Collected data
# # #

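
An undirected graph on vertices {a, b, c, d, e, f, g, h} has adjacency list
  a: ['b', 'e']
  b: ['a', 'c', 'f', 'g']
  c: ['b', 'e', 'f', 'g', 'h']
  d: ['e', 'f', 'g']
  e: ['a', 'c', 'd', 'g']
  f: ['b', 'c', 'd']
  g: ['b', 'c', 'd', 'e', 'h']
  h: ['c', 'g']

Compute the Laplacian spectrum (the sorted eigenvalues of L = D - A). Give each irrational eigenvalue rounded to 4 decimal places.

[0, 1.5505, 2, 2.8299, 4, 4.6889, 6.4495, 6.4812]

Each diagonal entry of L is the vertex degree and each off-diagonal entry is -1 where an edge is present, 0 otherwise; in the order [a, b, c, d, e, f, g, h] the diagonal is [2, 4, 5, 3, 4, 3, 5, 2]. L is symmetric positive semidefinite, so every eigenvalue is real and nonnegative. The largest eigenvalue, 6.4812, is at most the vertex count 8.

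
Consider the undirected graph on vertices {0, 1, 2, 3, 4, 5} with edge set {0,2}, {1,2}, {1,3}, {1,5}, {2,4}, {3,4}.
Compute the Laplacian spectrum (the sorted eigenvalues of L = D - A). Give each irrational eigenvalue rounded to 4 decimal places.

Each diagonal entry of L is the vertex degree and each off-diagonal entry is -1 where an edge is present, 0 otherwise; in the order [0, 1, 2, 3, 4, 5] the diagonal is [1, 3, 3, 2, 2, 1]. L is symmetric positive semidefinite, so every eigenvalue is real and nonnegative. By the matrix-tree theorem the graph has (1/6) * product of the nonzero eigenvalues = 4 spanning trees.

[0, 0.6571, 1, 2.5293, 3, 4.8136]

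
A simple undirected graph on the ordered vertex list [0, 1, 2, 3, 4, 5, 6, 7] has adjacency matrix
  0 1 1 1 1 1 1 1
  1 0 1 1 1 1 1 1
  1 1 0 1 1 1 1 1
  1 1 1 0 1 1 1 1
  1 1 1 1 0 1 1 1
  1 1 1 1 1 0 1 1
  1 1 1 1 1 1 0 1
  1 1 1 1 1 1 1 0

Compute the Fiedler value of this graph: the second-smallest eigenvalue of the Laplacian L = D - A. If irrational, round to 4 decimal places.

Each diagonal entry of L is the vertex degree and each off-diagonal entry is -1 where an edge is present, 0 otherwise; in the order [0, 1, 2, 3, 4, 5, 6, 7] the diagonal is [7, 7, 7, 7, 7, 7, 7, 7]. Computing the eigenvalues of L and sorting gives [0, 8, 8, 8, 8, 8, 8, 8]. The Fiedler value lambda_2 = 8 is strictly positive, so the graph is connected. By the matrix-tree theorem the graph has (1/8) * product of the nonzero eigenvalues = 262144 spanning trees.

8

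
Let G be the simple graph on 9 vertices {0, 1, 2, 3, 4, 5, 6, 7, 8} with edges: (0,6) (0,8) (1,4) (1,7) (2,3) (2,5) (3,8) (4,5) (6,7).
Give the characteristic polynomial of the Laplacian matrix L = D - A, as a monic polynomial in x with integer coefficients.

x^9 - 18x^8 + 135x^7 - 546x^6 + 1287x^5 - 1782x^4 + 1386x^3 - 540x^2 + 81x

With the vertex order [0, 1, 2, 3, 4, 5, 6, 7, 8], the degrees are [2, 2, 2, 2, 2, 2, 2, 2, 2], giving D = diag(2, 2, 2, 2, 2, 2, 2, 2, 2) and L = D - A. Computing det(xI - L) by cofactor expansion (or equivalently via sum-over-permutations) gives x^9 - 18x^8 + 135x^7 - 546x^6 + 1287x^5 - 1782x^4 + 1386x^3 - 540x^2 + 81x. The constant term is 0 because L is singular (the all-ones vector lies in its kernel). By the matrix-tree theorem the graph has (1/9) * product of the nonzero eigenvalues = 9 spanning trees.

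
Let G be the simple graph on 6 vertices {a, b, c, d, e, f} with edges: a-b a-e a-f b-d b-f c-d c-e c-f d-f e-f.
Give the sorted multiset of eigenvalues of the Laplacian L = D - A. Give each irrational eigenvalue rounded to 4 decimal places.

Each diagonal entry of L is the vertex degree and each off-diagonal entry is -1 where an edge is present, 0 otherwise; in the order [a, b, c, d, e, f] the diagonal is [3, 3, 3, 3, 3, 5]. Since every row of L sums to 0, the all-ones vector is in the kernel and 0 is an eigenvalue. The single zero eigenvalue shows the graph is connected. The eigenvalues sum to 20, which equals trace(L) = 2|E|. There is one zero in the spectrum, matching the 1 component.

[0, 2.3820, 2.3820, 4.6180, 4.6180, 6]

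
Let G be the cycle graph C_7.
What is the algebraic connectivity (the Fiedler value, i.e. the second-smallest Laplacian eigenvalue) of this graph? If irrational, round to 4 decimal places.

The graph has 7 vertices and degree multiset [2, 2, 2, 2, 2, 2, 2]; D is the diagonal matrix of degrees and L = D - A. Computing the eigenvalues of L and sorting gives [0, 0.7530, 0.7530, 2.4450, 2.4450, 3.8019, 3.8019]. The Fiedler value lambda_2 = 0.7530 is strictly positive, so the graph is connected. The largest eigenvalue, 3.8019, is at most the vertex count 7.

0.7530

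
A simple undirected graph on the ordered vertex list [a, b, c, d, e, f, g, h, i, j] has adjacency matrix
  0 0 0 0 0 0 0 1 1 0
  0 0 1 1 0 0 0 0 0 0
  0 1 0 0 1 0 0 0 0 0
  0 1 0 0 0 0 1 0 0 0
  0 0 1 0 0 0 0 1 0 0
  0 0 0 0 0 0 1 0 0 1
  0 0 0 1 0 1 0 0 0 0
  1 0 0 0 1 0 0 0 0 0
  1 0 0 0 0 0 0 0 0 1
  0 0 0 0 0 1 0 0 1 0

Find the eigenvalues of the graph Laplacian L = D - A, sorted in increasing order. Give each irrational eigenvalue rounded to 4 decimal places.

Each diagonal entry of L is the vertex degree and each off-diagonal entry is -1 where an edge is present, 0 otherwise; in the order [a, b, c, d, e, f, g, h, i, j] the diagonal is [2, 2, 2, 2, 2, 2, 2, 2, 2, 2]. Since every row of L sums to 0, the all-ones vector is in the kernel and 0 is an eigenvalue. The single zero eigenvalue shows the graph is connected.

[0, 0.3820, 0.3820, 1.3820, 1.3820, 2.6180, 2.6180, 3.6180, 3.6180, 4]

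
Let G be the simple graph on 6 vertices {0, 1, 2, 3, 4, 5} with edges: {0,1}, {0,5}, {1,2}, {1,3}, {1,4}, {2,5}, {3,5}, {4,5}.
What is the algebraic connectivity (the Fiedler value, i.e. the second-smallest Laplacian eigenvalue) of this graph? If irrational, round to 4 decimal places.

2

Reading degrees in the order [0, 1, 2, 3, 4, 5] gives [2, 4, 2, 2, 2, 4]; set D = diag(2, 4, 2, 2, 2, 4) and form L = D - A. Computing the eigenvalues of L and sorting gives [0, 2, 2, 2, 4, 6]. The Fiedler value lambda_2 = 2 is strictly positive, so the graph is connected.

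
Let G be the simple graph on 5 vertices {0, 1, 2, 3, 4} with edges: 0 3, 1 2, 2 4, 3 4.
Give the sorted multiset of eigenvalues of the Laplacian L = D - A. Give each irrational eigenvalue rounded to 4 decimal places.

[0, 0.3820, 1.3820, 2.6180, 3.6180]

Each diagonal entry of L is the vertex degree and each off-diagonal entry is -1 where an edge is present, 0 otherwise; in the order [0, 1, 2, 3, 4] the diagonal is [1, 1, 2, 2, 2]. Diagonalising L (or applying a numerical eigensolver to the 5x5 matrix) gives the spectrum above. By the matrix-tree theorem the graph has (1/5) * product of the nonzero eigenvalues = 1 spanning tree.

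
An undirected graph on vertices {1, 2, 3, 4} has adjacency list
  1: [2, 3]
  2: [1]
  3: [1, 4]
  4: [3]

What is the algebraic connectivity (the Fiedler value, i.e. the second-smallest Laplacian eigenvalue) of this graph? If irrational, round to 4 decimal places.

Reading degrees in the order [1, 2, 3, 4] gives [2, 1, 2, 1]; set D = diag(2, 1, 2, 1) and form L = D - A. The sorted Laplacian eigenvalues are [0, 0.5858, 2, 3.4142]; the algebraic connectivity is the second entry, 0.5858.

0.5858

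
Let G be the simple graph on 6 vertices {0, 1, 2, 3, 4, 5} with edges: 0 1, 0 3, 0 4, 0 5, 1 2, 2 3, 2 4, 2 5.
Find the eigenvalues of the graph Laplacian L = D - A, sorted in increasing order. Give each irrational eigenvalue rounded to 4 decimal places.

[0, 2, 2, 2, 4, 6]

Reading degrees in the order [0, 1, 2, 3, 4, 5] gives [4, 2, 4, 2, 2, 2]; set D = diag(4, 2, 4, 2, 2, 2) and form L = D - A. L is symmetric positive semidefinite, so every eigenvalue is real and nonnegative. The single zero eigenvalue shows the graph is connected. The eigenvalues sum to 16, which equals trace(L) = 2|E|. By the matrix-tree theorem the graph has (1/6) * product of the nonzero eigenvalues = 32 spanning trees.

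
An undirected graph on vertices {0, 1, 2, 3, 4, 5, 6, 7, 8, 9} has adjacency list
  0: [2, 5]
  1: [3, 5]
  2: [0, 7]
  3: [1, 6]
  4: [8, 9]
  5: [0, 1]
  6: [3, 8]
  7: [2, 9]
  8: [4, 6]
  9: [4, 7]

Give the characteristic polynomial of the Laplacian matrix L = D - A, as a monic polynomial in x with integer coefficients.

x^10 - 20x^9 + 170x^8 - 800x^7 + 2275x^6 - 4004x^5 + 4290x^4 - 2640x^3 + 825x^2 - 100x

Each diagonal entry of L is the vertex degree and each off-diagonal entry is -1 where an edge is present, 0 otherwise; in the order [0, 1, 2, 3, 4, 5, 6, 7, 8, 9] the diagonal is [2, 2, 2, 2, 2, 2, 2, 2, 2, 2]. L has integer entries, so p(x) = det(xI - L) has integer coefficients. Expanding the determinant yields x^10 - 20x^9 + 170x^8 - 800x^7 + 2275x^6 - 4004x^5 + 4290x^4 - 2640x^3 + 825x^2 - 100x. Since p(0) = det(-L) = 0, x divides p(x).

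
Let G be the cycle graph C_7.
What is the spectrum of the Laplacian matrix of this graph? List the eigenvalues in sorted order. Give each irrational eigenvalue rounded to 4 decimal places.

The graph has 7 vertices and degree multiset [2, 2, 2, 2, 2, 2, 2]; D is the diagonal matrix of degrees and L = D - A. Since every row of L sums to 0, the all-ones vector is in the kernel and 0 is an eigenvalue. There is one zero in the spectrum, matching the 1 component. The eigenvalues sum to 14, which equals trace(L) = 2|E|.

[0, 0.7530, 0.7530, 2.4450, 2.4450, 3.8019, 3.8019]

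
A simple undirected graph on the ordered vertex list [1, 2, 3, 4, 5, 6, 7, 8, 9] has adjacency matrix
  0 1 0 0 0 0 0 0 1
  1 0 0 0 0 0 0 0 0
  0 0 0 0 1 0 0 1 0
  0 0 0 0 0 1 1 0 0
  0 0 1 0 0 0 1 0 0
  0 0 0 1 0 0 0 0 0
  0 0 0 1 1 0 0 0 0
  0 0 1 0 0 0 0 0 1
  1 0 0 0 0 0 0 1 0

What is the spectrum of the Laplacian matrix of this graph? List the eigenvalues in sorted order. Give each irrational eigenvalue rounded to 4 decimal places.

[0, 0.1206, 0.4679, 1, 1.6527, 2.3473, 3, 3.5321, 3.8794]

With the vertex order [1, 2, 3, 4, 5, 6, 7, 8, 9], the degrees are [2, 1, 2, 2, 2, 1, 2, 2, 2], giving D = diag(2, 1, 2, 2, 2, 1, 2, 2, 2) and L = D - A. Since every row of L sums to 0, the all-ones vector is in the kernel and 0 is an eigenvalue. By the matrix-tree theorem the graph has (1/9) * product of the nonzero eigenvalues = 1 spanning tree.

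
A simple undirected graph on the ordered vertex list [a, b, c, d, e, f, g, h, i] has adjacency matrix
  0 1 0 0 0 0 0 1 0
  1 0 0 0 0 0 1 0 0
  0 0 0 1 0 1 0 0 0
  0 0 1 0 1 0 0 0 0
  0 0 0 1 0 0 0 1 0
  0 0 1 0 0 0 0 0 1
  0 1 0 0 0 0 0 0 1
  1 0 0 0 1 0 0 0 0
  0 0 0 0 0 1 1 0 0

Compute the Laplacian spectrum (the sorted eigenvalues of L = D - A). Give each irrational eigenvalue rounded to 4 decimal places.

Reading degrees in the order [a, b, c, d, e, f, g, h, i] gives [2, 2, 2, 2, 2, 2, 2, 2, 2]; set D = diag(2, 2, 2, 2, 2, 2, 2, 2, 2) and form L = D - A. Diagonalising L (or applying a numerical eigensolver to the 9x9 matrix) gives the spectrum above. By the matrix-tree theorem the graph has (1/9) * product of the nonzero eigenvalues = 9 spanning trees.

[0, 0.4679, 0.4679, 1.6527, 1.6527, 3, 3, 3.8794, 3.8794]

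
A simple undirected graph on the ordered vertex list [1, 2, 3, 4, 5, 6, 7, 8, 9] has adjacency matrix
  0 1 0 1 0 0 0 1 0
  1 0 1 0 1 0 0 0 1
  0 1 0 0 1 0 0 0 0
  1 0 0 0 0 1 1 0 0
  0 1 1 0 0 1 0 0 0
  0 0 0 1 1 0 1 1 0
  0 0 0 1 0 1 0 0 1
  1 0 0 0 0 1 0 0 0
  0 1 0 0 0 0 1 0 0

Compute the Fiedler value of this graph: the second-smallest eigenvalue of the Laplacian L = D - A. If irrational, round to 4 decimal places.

Reading degrees in the order [1, 2, 3, 4, 5, 6, 7, 8, 9] gives [3, 4, 2, 3, 3, 4, 3, 2, 2]; set D = diag(3, 4, 2, 3, 3, 4, 3, 2, 2) and form L = D - A. The sorted Laplacian eigenvalues are [0, 0.9915, 1.3612, 2.1651, 2.6828, 3.3775, 4.5171, 5.3824, 5.5224]; the algebraic connectivity is the second entry, 0.9915. The eigenvalues sum to 26, which equals trace(L) = 2|E|.

0.9915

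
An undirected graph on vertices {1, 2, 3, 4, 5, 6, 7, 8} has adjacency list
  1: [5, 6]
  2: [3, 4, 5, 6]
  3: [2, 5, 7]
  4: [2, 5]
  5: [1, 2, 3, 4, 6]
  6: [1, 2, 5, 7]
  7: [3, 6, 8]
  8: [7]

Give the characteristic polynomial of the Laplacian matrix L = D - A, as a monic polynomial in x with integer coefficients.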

# # #

Using only the data above, copy out the lines that include the word "ordered".

- [RESULT]:
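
A simple undirected graph on the ordered vertex list [0, 1, 2, 3, 4, 5, 6, 7] has adjacency matrix
A simple undirected graph on the ordered vertex list [a, b, c, d, e, f, g, h, i, j] has adjacency matrix
A simple undirected graph on the ordered vertex list [1, 2, 3, 4, 5, 6, 7, 8, 9] has adjacency matrix
A simple undirected graph on the ordered vertex list [a, b, c, d, e, f, g, h, i] has adjacency matrix
A simple undirected graph on the ordered vertex list [1, 2, 3, 4, 5, 6, 7, 8, 9] has adjacency matrix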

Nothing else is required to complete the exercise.